> **Exercise objective**
Look through the data below, and copy each line that carries the word "Variables".

> **Record set**

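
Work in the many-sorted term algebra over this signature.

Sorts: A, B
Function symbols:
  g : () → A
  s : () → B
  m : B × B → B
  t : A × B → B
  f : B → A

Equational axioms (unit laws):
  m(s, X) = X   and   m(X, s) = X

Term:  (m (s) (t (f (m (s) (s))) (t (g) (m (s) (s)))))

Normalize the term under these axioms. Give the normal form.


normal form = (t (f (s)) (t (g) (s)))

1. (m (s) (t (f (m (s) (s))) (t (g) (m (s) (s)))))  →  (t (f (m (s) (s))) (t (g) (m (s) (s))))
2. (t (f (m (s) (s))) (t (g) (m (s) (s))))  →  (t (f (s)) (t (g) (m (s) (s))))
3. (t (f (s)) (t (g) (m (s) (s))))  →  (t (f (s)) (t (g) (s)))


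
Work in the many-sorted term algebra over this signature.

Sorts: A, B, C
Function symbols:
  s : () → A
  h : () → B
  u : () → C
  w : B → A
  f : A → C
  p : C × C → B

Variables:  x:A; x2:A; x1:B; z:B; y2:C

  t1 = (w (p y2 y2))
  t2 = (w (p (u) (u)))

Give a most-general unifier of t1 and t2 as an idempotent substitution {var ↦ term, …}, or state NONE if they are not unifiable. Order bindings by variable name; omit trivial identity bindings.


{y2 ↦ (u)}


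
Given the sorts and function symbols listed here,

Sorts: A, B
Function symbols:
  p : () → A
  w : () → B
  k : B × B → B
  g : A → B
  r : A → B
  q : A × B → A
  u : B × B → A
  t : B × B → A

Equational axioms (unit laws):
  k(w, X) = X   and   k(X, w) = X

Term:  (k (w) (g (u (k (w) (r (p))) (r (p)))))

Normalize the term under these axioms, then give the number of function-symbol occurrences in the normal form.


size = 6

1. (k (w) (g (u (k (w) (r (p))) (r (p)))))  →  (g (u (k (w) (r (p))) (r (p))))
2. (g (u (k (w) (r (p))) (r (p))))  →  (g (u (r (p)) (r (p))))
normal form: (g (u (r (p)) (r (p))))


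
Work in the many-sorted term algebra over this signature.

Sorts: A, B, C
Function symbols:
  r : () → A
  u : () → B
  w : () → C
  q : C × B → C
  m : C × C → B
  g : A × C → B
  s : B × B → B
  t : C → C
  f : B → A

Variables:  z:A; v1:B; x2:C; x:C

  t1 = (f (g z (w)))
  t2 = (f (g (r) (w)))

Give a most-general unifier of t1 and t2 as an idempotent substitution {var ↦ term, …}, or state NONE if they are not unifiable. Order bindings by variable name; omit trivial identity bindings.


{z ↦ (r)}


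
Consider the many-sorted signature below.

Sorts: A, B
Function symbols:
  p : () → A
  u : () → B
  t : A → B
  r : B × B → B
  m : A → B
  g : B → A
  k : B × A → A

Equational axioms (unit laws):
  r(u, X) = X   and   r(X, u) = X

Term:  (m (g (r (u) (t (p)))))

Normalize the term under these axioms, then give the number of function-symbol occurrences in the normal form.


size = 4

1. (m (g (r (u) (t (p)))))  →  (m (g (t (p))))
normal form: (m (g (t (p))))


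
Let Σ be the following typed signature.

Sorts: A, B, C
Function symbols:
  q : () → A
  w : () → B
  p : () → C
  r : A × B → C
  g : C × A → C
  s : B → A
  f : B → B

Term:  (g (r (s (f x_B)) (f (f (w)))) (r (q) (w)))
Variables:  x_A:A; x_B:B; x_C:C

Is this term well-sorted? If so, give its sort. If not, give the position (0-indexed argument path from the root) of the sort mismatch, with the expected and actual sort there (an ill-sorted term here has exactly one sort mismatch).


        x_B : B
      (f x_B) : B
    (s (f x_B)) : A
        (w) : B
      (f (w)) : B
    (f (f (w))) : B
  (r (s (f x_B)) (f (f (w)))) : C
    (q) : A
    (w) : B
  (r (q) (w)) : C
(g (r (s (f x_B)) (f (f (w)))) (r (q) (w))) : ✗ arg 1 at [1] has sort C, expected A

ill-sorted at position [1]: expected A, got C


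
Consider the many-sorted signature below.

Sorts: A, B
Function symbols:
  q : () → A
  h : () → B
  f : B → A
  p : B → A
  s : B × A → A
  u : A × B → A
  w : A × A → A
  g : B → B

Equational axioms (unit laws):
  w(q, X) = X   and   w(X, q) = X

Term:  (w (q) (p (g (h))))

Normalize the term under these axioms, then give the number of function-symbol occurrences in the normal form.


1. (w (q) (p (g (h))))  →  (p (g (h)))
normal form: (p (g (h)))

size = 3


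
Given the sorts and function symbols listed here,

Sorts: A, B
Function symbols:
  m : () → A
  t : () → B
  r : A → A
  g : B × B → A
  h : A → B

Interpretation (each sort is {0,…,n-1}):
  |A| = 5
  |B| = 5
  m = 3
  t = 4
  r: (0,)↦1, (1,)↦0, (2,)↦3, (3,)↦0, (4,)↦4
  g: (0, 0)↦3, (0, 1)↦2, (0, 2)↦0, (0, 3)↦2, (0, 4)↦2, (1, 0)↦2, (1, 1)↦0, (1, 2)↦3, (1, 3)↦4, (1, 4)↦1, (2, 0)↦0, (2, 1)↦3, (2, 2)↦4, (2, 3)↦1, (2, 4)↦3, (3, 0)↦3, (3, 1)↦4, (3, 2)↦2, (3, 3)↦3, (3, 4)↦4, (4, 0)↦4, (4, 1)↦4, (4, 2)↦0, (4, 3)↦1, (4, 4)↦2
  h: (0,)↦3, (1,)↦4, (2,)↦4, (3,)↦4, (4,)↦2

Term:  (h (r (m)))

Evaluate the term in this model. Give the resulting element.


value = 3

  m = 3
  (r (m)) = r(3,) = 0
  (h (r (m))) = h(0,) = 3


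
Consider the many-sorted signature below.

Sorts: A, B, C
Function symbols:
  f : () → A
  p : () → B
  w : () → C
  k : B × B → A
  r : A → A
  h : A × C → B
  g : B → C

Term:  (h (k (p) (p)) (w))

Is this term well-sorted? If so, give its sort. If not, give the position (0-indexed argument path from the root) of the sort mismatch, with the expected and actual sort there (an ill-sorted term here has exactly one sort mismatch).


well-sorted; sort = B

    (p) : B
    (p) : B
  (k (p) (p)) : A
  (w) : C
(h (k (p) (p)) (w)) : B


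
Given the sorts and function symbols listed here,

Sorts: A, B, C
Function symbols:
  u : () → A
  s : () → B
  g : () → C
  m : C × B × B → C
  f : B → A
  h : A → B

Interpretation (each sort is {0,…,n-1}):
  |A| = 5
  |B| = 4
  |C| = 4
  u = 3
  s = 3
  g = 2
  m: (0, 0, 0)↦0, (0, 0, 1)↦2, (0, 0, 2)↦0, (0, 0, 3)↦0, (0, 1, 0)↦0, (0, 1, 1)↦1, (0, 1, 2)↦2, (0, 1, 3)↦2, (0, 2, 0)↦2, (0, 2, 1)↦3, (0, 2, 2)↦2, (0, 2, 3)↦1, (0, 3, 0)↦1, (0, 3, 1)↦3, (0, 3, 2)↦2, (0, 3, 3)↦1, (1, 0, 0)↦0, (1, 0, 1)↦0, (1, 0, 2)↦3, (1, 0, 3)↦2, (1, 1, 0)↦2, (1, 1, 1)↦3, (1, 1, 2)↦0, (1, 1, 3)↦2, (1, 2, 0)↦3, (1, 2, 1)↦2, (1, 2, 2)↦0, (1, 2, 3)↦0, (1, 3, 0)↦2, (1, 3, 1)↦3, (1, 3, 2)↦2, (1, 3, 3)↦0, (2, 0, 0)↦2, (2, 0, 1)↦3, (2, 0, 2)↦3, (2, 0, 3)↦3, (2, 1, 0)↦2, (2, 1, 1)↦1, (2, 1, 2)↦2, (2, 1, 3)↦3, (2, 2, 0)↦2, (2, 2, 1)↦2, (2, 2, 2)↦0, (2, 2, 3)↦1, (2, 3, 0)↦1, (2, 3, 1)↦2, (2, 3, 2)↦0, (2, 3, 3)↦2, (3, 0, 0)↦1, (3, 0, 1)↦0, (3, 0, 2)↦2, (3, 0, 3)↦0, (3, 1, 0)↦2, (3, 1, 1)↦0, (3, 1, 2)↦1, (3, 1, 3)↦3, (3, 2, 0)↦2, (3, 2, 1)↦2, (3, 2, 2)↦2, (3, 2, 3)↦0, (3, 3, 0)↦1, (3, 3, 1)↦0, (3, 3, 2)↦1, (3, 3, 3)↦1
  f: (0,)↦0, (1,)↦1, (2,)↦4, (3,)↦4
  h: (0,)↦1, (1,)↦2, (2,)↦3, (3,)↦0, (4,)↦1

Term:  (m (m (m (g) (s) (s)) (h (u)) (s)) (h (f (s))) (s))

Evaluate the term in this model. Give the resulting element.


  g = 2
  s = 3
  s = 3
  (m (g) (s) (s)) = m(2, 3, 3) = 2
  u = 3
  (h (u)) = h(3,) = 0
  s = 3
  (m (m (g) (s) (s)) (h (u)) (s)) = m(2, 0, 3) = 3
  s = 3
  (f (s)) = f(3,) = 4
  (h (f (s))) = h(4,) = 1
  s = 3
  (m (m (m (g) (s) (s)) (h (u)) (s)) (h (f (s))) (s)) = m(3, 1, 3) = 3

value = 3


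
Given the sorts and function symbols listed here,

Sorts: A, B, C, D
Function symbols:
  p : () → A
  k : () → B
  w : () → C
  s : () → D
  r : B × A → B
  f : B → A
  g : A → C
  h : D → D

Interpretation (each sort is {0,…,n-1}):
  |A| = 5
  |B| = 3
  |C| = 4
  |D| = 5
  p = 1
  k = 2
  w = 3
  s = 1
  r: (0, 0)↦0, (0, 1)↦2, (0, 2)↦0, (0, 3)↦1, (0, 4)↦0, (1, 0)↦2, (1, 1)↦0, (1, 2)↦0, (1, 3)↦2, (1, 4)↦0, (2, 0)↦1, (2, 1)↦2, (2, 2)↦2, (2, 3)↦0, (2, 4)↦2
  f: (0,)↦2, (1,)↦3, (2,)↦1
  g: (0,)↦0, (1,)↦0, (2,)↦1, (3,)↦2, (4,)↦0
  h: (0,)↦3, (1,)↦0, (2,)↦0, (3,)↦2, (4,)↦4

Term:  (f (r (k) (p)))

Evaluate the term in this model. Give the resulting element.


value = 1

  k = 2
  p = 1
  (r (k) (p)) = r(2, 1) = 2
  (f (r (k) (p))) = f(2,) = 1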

> **Result for this task**
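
Variables:  x:A; x2:A; x1:B; z:B; y2:C
Variables:  z:A; v1:B; x2:C; x:C
Variables:  x_A:A; x_B:B; x_C:C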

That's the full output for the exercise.